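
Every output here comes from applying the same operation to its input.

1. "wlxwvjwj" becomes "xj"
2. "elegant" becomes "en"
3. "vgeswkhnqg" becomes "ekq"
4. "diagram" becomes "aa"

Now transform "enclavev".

The pattern: keep one character in every 3, starting at position 3 (positions 3rd, 6th, 9th, ...).
"enclavev" → "cv".

cv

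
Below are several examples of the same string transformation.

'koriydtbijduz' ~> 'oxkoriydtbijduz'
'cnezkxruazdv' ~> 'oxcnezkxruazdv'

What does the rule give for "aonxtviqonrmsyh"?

oxaonxtviqonrmsyh

In each case the input is transformed by: prepend "ox".
Applying that to "aonxtviqonrmsyh" gives "oxaonxtviqonrmsyh".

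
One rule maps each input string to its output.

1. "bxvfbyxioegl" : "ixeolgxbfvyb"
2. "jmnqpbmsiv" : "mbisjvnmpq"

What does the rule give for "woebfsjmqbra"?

Each output is the input with this applied: swap the front and back halves of the string, then swap each adjacent pair of characters (1↔2, 3↔4, ...).
Doing the same to "woebfsjmqbra": "mjbqarowbesf".

mjbqarowbesf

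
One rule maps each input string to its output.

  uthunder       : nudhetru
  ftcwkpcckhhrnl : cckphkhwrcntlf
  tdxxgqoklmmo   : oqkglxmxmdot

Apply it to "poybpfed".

Looking at the pairs, the operation is to swap the front and back halves of the string, then take characters alternately from the front and the back (1st, last, 2nd, 2nd-last, ...).
Starting from "poybpfed": after the first operation, "pfedpoyb"; after the second, "pbfyeodp".

pbfyeodp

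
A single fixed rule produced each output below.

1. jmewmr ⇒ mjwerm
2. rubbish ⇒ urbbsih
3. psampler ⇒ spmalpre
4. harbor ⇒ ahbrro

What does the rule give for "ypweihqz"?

pyewhizq

The rule is to swap each adjacent pair of characters (1↔2, 3↔4, ...).
"ypweihqz" → "pyewhizq".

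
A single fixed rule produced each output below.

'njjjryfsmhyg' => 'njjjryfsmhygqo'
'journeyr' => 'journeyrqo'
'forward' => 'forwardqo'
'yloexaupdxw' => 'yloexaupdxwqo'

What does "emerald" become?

The pattern: append "qo".
Doing the same to "emerald": "emeraldqo".

emeraldqo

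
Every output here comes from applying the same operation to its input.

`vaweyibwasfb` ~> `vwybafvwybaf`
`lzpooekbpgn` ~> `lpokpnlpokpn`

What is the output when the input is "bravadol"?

baaobaao

Rule — keep every other character starting from the first (positions 1st, 3rd, 5th, ...), then write the whole string twice.
Starting from "bravadol": after the first operation, "baao"; after the second, "baaobaao".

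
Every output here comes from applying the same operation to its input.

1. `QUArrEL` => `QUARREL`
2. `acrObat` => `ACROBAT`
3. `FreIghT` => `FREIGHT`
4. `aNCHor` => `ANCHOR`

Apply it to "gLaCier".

GLACIER

The rule is to convert every letter to uppercase.
So "gLaCier" becomes "GLACIER".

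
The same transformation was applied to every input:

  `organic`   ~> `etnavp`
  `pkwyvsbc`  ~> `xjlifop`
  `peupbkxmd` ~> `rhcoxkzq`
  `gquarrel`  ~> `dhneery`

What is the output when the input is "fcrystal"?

pelfgny

The rule is to delete the first character, then shift every letter 13 places forward in the alphabet (wrapping around) — i.e. ROT13.
Working it through for "fcrystal": intermediate "crystal", final "pelfgny".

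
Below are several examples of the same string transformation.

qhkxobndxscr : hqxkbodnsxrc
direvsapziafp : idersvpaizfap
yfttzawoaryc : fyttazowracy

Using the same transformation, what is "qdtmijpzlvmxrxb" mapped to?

dqmtjizpvlxmxrb

Each output is the input with this applied: swap each adjacent pair of characters (1↔2, 3↔4, ...).
So "qdtmijpzlvmxrxb" becomes "dqmtjizpvlxmxrb".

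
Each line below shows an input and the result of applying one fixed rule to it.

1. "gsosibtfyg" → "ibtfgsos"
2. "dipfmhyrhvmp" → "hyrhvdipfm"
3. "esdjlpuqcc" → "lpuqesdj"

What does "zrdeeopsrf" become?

In each case the input is transformed by: delete the last 2 characters, then swap the front and back halves of the string.
Applying both steps to "zrdeeopsrf": "zrdeeops", then "eopszrde".

eopszrde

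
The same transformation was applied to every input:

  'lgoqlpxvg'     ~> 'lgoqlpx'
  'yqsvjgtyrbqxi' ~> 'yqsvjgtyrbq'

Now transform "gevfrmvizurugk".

gevfrmvizuru

The rule is to delete the last 2 characters.
On "gevfrmvizurugk" that produces "gevfrmvizuru".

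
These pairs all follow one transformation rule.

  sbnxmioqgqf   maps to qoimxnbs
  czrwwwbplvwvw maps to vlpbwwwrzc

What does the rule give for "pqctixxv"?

itcqp

The rule is to reverse the string, then delete the first 3 characters.
On "pqctixxv": the first step gives "vxxitcqp", and the second then gives "itcqp".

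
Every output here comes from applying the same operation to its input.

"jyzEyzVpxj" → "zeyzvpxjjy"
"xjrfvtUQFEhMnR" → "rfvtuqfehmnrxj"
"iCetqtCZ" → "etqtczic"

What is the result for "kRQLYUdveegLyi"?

The transformation: move the first 2 characters to the end (rotate left by 2), then convert every letter to lowercase.
For "kRQLYUdveegLyi", step one produces "QLYUdveegLyikR"; step two turns that into "qlyudveeglyikr".

qlyudveeglyikr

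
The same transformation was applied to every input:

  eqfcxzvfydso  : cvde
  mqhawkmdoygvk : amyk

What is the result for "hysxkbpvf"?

xph

The pattern: move the first 2 characters to the end (rotate left by 2), then keep one character in every 3, starting at position 2 (positions 2nd, 5th, 8th, ...).
Starting from "hysxkbpvf": after the first operation, "sxkbpvfhy"; after the second, "xph".
(Check on "mqhawkmdoygvk": → "hawkmdoygvkmq" → "amyk" ✓)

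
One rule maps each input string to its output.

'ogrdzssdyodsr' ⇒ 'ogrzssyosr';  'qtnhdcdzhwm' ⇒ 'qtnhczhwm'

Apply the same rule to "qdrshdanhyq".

qrshanhyq

Looking at the pairs, the operation is to remove every "d".
On "qdrshdanhyq" that produces "qrshanhyq".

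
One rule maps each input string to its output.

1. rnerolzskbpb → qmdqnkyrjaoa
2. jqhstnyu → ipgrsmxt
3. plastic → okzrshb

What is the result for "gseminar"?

frdlhmzq

In each case the input is transformed by: shift every letter 1 place backward in the alphabet (wrapping around).
For "gseminar" the result is "frdlhmzq".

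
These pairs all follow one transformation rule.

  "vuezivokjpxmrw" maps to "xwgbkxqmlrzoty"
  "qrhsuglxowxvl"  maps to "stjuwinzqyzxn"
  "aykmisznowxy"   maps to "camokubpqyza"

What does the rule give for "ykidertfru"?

In each case the input is transformed by: shift every letter 2 places forward in the alphabet (wrapping around).
Doing the same to "ykidertfru": "amkfgtvhtw".

amkfgtvhtw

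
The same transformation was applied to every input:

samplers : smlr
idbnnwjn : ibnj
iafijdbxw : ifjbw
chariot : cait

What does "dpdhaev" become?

The transformation: keep every other character starting from the first (positions 1st, 3rd, 5th, ...).
On "dpdhaev" that produces "ddav".

ddav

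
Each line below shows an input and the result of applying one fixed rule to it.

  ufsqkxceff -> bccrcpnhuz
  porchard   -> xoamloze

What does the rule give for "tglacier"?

fboqdixz

The pattern: shift every letter 3 places backward in the alphabet (wrapping around), then move the last 3 characters to the front (rotate right by 3).
Starting from "tglacier": after the first operation, "qdixzfbo"; after the second, "fboqdixz".
(Check on "ufsqkxceff": → "rcpnhuzbcc" → "bccrcpnhuz" ✓)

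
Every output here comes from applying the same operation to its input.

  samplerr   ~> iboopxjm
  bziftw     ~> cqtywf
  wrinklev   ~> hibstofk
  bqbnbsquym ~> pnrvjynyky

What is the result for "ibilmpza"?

In each case the input is transformed by: swap the front and back halves of the string, then shift every letter 3 places backward in the alphabet (wrapping around).
Applying both steps to "ibilmpza": "mpzaibil", then "jmwxfyfi".

jmwxfyfi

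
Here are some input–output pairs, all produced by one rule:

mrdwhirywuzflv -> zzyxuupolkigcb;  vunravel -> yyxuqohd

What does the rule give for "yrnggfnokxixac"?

Looking at the pairs, the operation is to shift every letter 3 places forward in the alphabet (wrapping around), then sort the characters into reverse alphabetical order.
"yrnggfnokxixac" → "urqqnljjifdbaa".
(Check on "mrdwhirywuzflv": → "pugzklubzxcioy" → "zzyxuupolkigcb" ✓)

urqqnljjifdbaa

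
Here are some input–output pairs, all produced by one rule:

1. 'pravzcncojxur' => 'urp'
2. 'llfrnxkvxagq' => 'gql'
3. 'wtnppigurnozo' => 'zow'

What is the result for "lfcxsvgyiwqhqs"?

Looking at the pairs, the operation is to move the last 2 characters to the front (rotate right by 2), then keep only the first 3 characters.
On "lfcxsvgyiwqhqs": the first step gives "qslfcxsvgyiwqh", and the second then gives "qsl".
(Check on "llfrnxkvxagq": → "gqllfrnxkvxa" → "gql" ✓)

qsl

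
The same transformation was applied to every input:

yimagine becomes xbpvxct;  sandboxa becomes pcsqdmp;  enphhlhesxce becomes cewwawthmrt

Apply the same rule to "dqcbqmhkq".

frqfbwzf

What's happening: shift every letter 11 places backward in the alphabet (wrapping around), then delete the first character.
Applying both steps to "dqcbqmhkq": "sfrqfbwzf", then "frqfbwzf".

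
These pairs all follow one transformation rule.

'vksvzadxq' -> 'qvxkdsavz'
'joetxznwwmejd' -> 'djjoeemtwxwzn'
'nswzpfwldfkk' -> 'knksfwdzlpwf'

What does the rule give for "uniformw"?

wumnriof

Rule — reverse the string, then take characters alternately from the front and the back (1st, last, 2nd, 2nd-last, ...).
On "uniformw" that produces "wumnriof".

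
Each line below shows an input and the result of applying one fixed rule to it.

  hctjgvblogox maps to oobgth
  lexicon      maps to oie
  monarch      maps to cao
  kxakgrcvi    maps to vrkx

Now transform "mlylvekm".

What's happening: reverse the string, then keep every other character starting from the second (positions 2nd, 4th, 6th, ...).
Starting from "mlylvekm": after the first operation, "mkevlylm"; after the second, "kvym".

kvym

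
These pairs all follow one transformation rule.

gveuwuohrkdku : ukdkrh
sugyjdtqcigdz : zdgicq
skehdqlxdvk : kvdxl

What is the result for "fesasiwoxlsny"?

ynslxo

What's happening: take characters alternately from the front and the back (1st, last, 2nd, 2nd-last, ...), then keep every other character starting from the second (positions 2nd, 4th, 6th, ...).
On "fesasiwoxlsny": the first step gives "fyenssalsxiow", and the second then gives "ynslxo".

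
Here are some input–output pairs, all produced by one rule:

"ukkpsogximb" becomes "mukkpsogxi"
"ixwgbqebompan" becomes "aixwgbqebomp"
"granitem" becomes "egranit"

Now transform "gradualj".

lgradua

Rule — delete the last character, then move the last character to the front.
"gradualj" → "gradual" → "lgradua".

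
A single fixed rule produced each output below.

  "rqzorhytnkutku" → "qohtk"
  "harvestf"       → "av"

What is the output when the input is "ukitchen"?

What's happening: keep every other character starting from the second (positions 2nd, 4th, 6th, ...), then delete the last 2 characters.
"ukitchen" → "kt".

kt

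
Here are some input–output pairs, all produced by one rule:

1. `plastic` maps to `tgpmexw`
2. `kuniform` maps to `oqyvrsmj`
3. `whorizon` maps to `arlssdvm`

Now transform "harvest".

lxewviz

The transformation: shift every letter 4 places forward in the alphabet (wrapping around), then take characters alternately from the front and the back (1st, last, 2nd, 2nd-last, ...).
Starting from "harvest": after the first operation, "levziwx"; after the second, "lxewviz".
(Check on "whorizon": → "alsvmdsr" → "arlssdvm" ✓)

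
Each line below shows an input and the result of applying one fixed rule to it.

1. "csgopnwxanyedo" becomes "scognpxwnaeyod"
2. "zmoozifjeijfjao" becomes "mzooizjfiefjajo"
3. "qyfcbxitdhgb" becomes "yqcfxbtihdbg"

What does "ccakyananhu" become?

cckaayanhnu

In each case the input is transformed by: swap each adjacent pair of characters (1↔2, 3↔4, ...).
"ccakyananhu" → "cckaayanhnu".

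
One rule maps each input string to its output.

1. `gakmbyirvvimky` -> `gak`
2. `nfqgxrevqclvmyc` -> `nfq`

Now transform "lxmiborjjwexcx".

lxm

The pattern: keep only the first 3 characters.
On "lxmiborjjwexcx" that produces "lxm".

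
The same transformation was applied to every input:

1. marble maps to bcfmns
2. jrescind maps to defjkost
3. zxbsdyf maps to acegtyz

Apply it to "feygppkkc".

dfghllqqz

Looking at the pairs, the operation is to shift every letter 1 place forward in the alphabet (wrapping around), then sort the characters into alphabetical order.
Applying both steps to "feygppkkc": "gfzhqqlld", then "dfghllqqz".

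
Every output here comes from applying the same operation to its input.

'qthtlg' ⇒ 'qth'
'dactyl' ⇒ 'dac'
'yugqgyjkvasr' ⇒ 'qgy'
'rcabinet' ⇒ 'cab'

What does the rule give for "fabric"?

Each output is the input with this applied: swap the front and back halves of the string, then keep only the last 3 characters.
Applying both steps to "fabric": "ricfab", then "fab".

fab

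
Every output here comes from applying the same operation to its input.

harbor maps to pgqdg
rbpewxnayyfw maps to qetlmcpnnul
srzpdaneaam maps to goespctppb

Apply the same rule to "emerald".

btgpas

In each case the input is transformed by: delete the first character, then shift every letter 11 places backward in the alphabet (wrapping around).
Working it through for "emerald": intermediate "merald", final "btgpas".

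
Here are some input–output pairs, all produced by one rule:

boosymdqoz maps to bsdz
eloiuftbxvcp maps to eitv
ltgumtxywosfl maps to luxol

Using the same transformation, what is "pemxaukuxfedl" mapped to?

Rule — keep one character in every 3, starting at position 1 (positions 1st, 4th, 7th, ...).
Doing the same to "pemxaukuxfedl": "pxkfl".

pxkfl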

_ _ _

- **EXERCISE PROMPT**
Starting from the records above, filter out all lines except those containing the word "plastic".

- **TASK RESULT**
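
3. plastic → okzrshb
1. `plastic` maps to `tgpmexw`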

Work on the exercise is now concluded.